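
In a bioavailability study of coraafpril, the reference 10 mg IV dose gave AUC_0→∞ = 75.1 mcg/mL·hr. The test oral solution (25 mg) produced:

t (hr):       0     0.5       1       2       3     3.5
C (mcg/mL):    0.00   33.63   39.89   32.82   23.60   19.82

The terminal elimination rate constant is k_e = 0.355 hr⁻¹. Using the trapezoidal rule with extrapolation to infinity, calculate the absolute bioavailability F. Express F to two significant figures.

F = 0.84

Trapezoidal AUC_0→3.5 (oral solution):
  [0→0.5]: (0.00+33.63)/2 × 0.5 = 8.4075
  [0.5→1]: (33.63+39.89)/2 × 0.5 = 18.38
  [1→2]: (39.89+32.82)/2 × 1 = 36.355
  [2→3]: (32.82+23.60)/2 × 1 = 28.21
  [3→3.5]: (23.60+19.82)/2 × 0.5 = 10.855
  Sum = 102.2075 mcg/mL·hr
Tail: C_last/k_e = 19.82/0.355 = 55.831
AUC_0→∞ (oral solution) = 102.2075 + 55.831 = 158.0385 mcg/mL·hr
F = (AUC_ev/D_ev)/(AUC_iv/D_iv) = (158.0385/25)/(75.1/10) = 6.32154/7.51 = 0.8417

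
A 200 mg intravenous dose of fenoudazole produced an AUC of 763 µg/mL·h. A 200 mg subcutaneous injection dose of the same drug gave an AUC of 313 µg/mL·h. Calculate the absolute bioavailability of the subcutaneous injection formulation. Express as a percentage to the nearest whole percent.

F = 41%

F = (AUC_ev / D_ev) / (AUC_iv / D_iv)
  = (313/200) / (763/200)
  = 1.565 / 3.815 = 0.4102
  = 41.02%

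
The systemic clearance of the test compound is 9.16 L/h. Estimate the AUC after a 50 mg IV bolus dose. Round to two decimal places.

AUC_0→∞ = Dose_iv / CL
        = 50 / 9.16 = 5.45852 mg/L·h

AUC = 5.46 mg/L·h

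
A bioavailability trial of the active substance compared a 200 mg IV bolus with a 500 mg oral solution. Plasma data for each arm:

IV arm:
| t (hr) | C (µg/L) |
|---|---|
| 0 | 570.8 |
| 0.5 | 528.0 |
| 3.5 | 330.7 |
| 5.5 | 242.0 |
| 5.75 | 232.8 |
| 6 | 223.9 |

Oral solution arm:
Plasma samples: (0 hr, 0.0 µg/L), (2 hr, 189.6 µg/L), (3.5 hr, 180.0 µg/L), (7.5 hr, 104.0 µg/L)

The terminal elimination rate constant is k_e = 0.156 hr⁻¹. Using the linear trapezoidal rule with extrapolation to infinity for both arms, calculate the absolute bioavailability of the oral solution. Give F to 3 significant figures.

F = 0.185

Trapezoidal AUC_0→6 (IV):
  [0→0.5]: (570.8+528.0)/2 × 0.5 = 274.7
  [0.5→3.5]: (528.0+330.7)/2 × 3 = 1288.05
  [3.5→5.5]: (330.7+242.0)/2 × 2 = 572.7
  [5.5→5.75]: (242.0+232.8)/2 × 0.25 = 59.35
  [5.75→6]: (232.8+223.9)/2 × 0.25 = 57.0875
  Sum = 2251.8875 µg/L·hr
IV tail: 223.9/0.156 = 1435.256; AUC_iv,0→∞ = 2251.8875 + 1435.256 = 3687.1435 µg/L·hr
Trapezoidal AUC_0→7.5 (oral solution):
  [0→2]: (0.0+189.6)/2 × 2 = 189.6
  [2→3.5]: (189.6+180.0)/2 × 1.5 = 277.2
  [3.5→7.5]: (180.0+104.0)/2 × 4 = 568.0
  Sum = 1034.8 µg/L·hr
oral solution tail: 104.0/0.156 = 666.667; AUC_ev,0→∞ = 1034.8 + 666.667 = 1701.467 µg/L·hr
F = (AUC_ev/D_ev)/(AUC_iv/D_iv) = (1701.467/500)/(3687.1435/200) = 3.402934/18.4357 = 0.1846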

--

Action item - With no alteration of any kind, give the data again in full.

Finished exercise -
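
In a bioavailability study of coraafpril, the reference 10 mg IV dose gave AUC_0→∞ = 75.1 mcg/mL·hr. The test oral solution (25 mg) produced:

t (hr):       0     0.5       1       2       3     3.5
C (mcg/mL):    0.00   33.63   39.89   32.82   23.60   19.82

The terminal elimination rate constant is k_e = 0.355 hr⁻¹. Using the trapezoidal rule with extrapolation to infinity, calculate the absolute bioavailability F. Express F to two significant figures.

F = 0.84

Trapezoidal AUC_0→3.5 (oral solution):
  [0→0.5]: (0.00+33.63)/2 × 0.5 = 8.4075
  [0.5→1]: (33.63+39.89)/2 × 0.5 = 18.38
  [1→2]: (39.89+32.82)/2 × 1 = 36.355
  [2→3]: (32.82+23.60)/2 × 1 = 28.21
  [3→3.5]: (23.60+19.82)/2 × 0.5 = 10.855
  Sum = 102.2075 mcg/mL·hr
Tail: C_last/k_e = 19.82/0.355 = 55.831
AUC_0→∞ (oral solution) = 102.2075 + 55.831 = 158.0385 mcg/mL·hr
F = (AUC_ev/D_ev)/(AUC_iv/D_iv) = (158.0385/25)/(75.1/10) = 6.32154/7.51 = 0.8417

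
A 200 mg intravenous dose of fenoudazole produced an AUC of 763 µg/mL·h. A 200 mg subcutaneous injection dose of the same drug gave an AUC of 313 µg/mL·h. Calculate the absolute bioavailability of the subcutaneous injection formulation. Express as a percentage to the nearest whole percent.

F = 41%

F = (AUC_ev / D_ev) / (AUC_iv / D_iv)
  = (313/200) / (763/200)
  = 1.565 / 3.815 = 0.4102
  = 41.02%

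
The systemic clearance of the test compound is 9.16 L/h. Estimate the AUC after a 50 mg IV bolus dose. Round to two decimal places.

AUC_0→∞ = Dose_iv / CL
        = 50 / 9.16 = 5.45852 mg/L·h

AUC = 5.46 mg/L·h

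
A bioavailability trial of the active substance compared a 200 mg IV bolus with a 500 mg oral solution. Plasma data for each arm:

IV arm:
| t (hr) | C (µg/L) |
|---|---|
| 0 | 570.8 |
| 0.5 | 528.0 |
| 3.5 | 330.7 |
| 5.5 | 242.0 |
| 5.75 | 232.8 |
| 6 | 223.9 |

Oral solution arm:
Plasma samples: (0 hr, 0.0 µg/L), (2 hr, 189.6 µg/L), (3.5 hr, 180.0 µg/L), (7.5 hr, 104.0 µg/L)

The terminal elimination rate constant is k_e = 0.156 hr⁻¹. Using the linear trapezoidal rule with extrapolation to infinity for both arms, calculate the absolute bioavailability of the oral solution. Give F to 3 significant figures.

F = 0.185

Trapezoidal AUC_0→6 (IV):
  [0→0.5]: (570.8+528.0)/2 × 0.5 = 274.7
  [0.5→3.5]: (528.0+330.7)/2 × 3 = 1288.05
  [3.5→5.5]: (330.7+242.0)/2 × 2 = 572.7
  [5.5→5.75]: (242.0+232.8)/2 × 0.25 = 59.35
  [5.75→6]: (232.8+223.9)/2 × 0.25 = 57.0875
  Sum = 2251.8875 µg/L·hr
IV tail: 223.9/0.156 = 1435.256; AUC_iv,0→∞ = 2251.8875 + 1435.256 = 3687.1435 µg/L·hr
Trapezoidal AUC_0→7.5 (oral solution):
  [0→2]: (0.0+189.6)/2 × 2 = 189.6
  [2→3.5]: (189.6+180.0)/2 × 1.5 = 277.2
  [3.5→7.5]: (180.0+104.0)/2 × 4 = 568.0
  Sum = 1034.8 µg/L·hr
oral solution tail: 104.0/0.156 = 666.667; AUC_ev,0→∞ = 1034.8 + 666.667 = 1701.467 µg/L·hr
F = (AUC_ev/D_ev)/(AUC_iv/D_iv) = (1701.467/500)/(3687.1435/200) = 3.402934/18.4357 = 0.1846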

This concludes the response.